### Required work
Starting at the line that contains "Stmt → Fact" and ending at the line that contains "F : if p then F | if p then F else F | x", the lines below are to be given again exactly, with nothing added.

### Input material
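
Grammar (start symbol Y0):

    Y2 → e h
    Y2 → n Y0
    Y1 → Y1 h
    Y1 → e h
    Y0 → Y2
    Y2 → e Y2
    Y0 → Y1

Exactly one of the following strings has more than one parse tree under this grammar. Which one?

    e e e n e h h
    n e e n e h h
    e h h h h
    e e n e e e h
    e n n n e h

e n n n e h

e e e n e h h: 1 tree
n e e n e h h: 1 tree
e h h h h: 1 tree
e e n e e e h: 1 tree
e n n n e h: 2 trees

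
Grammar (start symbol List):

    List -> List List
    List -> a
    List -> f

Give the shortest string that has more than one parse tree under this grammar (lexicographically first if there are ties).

a a a

length 1: no string has ≥2 trees
length 2: no string has ≥2 trees
length 3: a a a has 2 parse trees

Two derivations of a a a:
  List ⇒ List List ⇒ List List List ⇒ a List List ⇒ a a List ⇒ a a a
  List ⇒ List List ⇒ a List ⇒ a List List ⇒ a a List ⇒ a a a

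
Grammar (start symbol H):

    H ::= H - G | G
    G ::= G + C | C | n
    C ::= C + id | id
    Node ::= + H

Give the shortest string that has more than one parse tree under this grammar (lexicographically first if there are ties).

length 1: no string has ≥2 trees
length 3: id + id has 2 parse trees

Two derivations of id + id:
  H ⇒ G ⇒ G + C ⇒ C + C ⇒ id + C ⇒ id + id
  H ⇒ G ⇒ C ⇒ C + id ⇒ id + id

id + id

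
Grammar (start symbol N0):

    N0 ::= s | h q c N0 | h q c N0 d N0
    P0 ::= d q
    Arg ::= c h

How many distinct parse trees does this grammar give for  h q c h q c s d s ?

Parse trees for h q c h q c s d s:
  [N0 h q c [N0 h q c [N0 s] d [N0 s]]]
  [N0 h q c [N0 h q c [N0 s]] d [N0 s]]

2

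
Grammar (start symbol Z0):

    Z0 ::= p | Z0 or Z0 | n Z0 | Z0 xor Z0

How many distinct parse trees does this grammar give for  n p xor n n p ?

Parse trees for n p xor n n p:
  [Z0 n [Z0 [Z0 p] xor [Z0 n [Z0 n [Z0 p]]]]]
  [Z0 [Z0 n [Z0 p]] xor [Z0 n [Z0 n [Z0 p]]]]

2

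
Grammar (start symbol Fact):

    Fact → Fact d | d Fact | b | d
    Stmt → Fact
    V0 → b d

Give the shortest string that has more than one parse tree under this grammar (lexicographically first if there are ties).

length 1: no string has ≥2 trees
length 2: d d has 2 parse trees

Two derivations of d d:
  Fact ⇒ Fact d ⇒ d d
  Fact ⇒ d Fact ⇒ d d

d d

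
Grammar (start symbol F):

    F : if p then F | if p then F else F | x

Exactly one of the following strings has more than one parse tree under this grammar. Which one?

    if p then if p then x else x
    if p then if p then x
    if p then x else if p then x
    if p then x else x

if p then if p then x else x: 2 trees
if p then if p then x: 1 tree
if p then x else if p then x: 1 tree
if p then x else x: 1 tree

if p then if p then x else x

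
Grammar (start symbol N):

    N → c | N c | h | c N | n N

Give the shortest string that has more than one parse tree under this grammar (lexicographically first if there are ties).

c c

length 1: no string has ≥2 trees
length 2: c c has 2 parse trees

Two derivations of c c:
  N ⇒ N c ⇒ c c
  N ⇒ c N ⇒ c c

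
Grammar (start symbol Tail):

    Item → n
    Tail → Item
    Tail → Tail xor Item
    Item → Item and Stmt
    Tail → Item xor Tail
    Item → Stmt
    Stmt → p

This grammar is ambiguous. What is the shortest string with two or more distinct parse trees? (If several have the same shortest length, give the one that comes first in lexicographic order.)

length 1: no string has ≥2 trees
length 3: n xor n has 2 parse trees

Two derivations of n xor n:
  Tail ⇒ Tail xor Item ⇒ Item xor Item ⇒ n xor Item ⇒ n xor n
  Tail ⇒ Item xor Tail ⇒ n xor Tail ⇒ n xor Item ⇒ n xor n

n xor n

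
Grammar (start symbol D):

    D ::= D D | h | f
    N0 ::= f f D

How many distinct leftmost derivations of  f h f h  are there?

5

Parse trees for f h f h:
  [D [D f] [D [D h] [D [D f] [D h]]]]
  [D [D f] [D [D [D h] [D f]] [D h]]]
  [D [D [D f] [D h]] [D [D f] [D h]]]
  [D [D [D f] [D [D h] [D f]]] [D h]]
  [D [D [D [D f] [D h]] [D f]] [D h]]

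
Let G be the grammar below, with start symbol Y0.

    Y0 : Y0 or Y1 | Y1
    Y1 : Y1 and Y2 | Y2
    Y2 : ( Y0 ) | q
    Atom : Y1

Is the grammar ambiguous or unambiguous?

(Atom is unreachable from Y0, so its rules don't affect L(Y0).) This is a standard precedence ladder (Y0 over Y1 over Y2), with each level left-recursive on its own operator ('or' at Y0, 'and' at Y1). That structure is LR(1), hence unambiguous.

Unambiguous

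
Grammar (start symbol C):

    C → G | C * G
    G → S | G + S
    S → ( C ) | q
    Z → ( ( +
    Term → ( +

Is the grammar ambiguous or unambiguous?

Unambiguous

Only C, G, S are reachable from C; ignoring the rest: The grammar is stratified — C handles '*' (left-recursive), G handles '+', S atoms. Each operator has a fixed associativity and precedence level, so every string has one parse.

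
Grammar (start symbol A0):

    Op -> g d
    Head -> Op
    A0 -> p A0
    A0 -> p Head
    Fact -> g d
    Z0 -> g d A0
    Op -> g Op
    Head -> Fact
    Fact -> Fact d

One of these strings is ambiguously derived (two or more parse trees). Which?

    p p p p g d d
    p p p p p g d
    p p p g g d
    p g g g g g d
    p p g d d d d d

p p p p p g d

p p p p g d d: 1 tree
p p p p p g d: 2 trees
p p p g g d: 1 tree
p g g g g g d: 1 tree
p p g d d d d d: 1 tree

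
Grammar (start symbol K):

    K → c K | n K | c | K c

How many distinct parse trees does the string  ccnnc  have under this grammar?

1

Parse trees for ccnnc:
  [K c [K c [K n [K n [K c]]]]]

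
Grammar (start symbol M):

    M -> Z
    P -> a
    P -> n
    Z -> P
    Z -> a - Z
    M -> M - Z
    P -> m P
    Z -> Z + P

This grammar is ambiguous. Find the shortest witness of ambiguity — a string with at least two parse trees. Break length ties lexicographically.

a - a

length 1: no string has ≥2 trees
length 2: no string has ≥2 trees
length 3: a - a has 2 parse trees

Two derivations of a - a:
  M ⇒ Z ⇒ a - Z ⇒ a - P ⇒ a - a
  M ⇒ M - Z ⇒ Z - Z ⇒ P - Z ⇒ a - Z ⇒ a - P ⇒ a - a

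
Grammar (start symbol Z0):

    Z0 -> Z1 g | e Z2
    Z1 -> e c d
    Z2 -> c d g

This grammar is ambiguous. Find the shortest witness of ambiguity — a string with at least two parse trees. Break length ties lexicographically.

length 4: e c d g has 2 parse trees

Two derivations of e c d g:
  Z0 ⇒ Z1 g ⇒ e c d g
  Z0 ⇒ e Z2 ⇒ e c d g

e c d g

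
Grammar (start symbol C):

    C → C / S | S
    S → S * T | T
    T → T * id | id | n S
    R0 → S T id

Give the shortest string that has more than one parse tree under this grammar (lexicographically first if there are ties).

id * id

length 1: no string has ≥2 trees
length 2: no string has ≥2 trees
length 3: id * id has 2 parse trees

Two derivations of id * id:
  C ⇒ S ⇒ S * T ⇒ T * T ⇒ id * T ⇒ id * id
  C ⇒ S ⇒ T ⇒ T * id ⇒ id * id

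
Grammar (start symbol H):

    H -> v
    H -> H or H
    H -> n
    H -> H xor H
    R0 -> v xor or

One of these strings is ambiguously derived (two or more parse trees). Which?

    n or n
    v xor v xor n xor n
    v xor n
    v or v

v xor v xor n xor n

n or n: 1 tree
v xor v xor n xor n: 5 trees
v xor n: 1 tree
v or v: 1 tree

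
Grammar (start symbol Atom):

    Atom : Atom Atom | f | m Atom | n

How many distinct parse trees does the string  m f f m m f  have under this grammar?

Parse trees for m f f m m f:
  [Atom [Atom m [Atom f]] [Atom [Atom f] [Atom m [Atom m [Atom f]]]]]
  [Atom [Atom [Atom m [Atom f]] [Atom f]] [Atom m [Atom m [Atom f]]]]
  [Atom [Atom m [Atom [Atom f] [Atom f]]] [Atom m [Atom m [Atom f]]]]
  [Atom m [Atom [Atom f] [Atom [Atom f] [Atom m [Atom m [Atom f]]]]]]
  [Atom m [Atom [Atom [Atom f] [Atom f]] [Atom m [Atom m [Atom f]]]]]

5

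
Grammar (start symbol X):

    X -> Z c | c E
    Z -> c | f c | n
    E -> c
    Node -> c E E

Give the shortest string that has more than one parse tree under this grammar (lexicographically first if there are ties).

c c

length 2: c c has 2 parse trees

Two derivations of c c:
  X ⇒ Z c ⇒ c c
  X ⇒ c E ⇒ c c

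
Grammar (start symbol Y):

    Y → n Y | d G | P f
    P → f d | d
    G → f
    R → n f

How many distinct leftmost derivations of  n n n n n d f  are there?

2

Parse trees for n n n n n d f:
  [Y n [Y n [Y n [Y n [Y n [Y d [G f]]]]]]]
  [Y n [Y n [Y n [Y n [Y n [Y [P d] f]]]]]]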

### Problem solution
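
    Stmt → Fact
    V0 → b d

Give the shortest string that has more than one parse tree under this grammar (lexicographically first if there are ties).

length 1: no string has ≥2 trees
length 2: d d has 2 parse trees

Two derivations of d d:
  Fact ⇒ Fact d ⇒ d d
  Fact ⇒ d Fact ⇒ d d

d d

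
Grammar (start symbol F):

    F : if p then F | if p then F else F | x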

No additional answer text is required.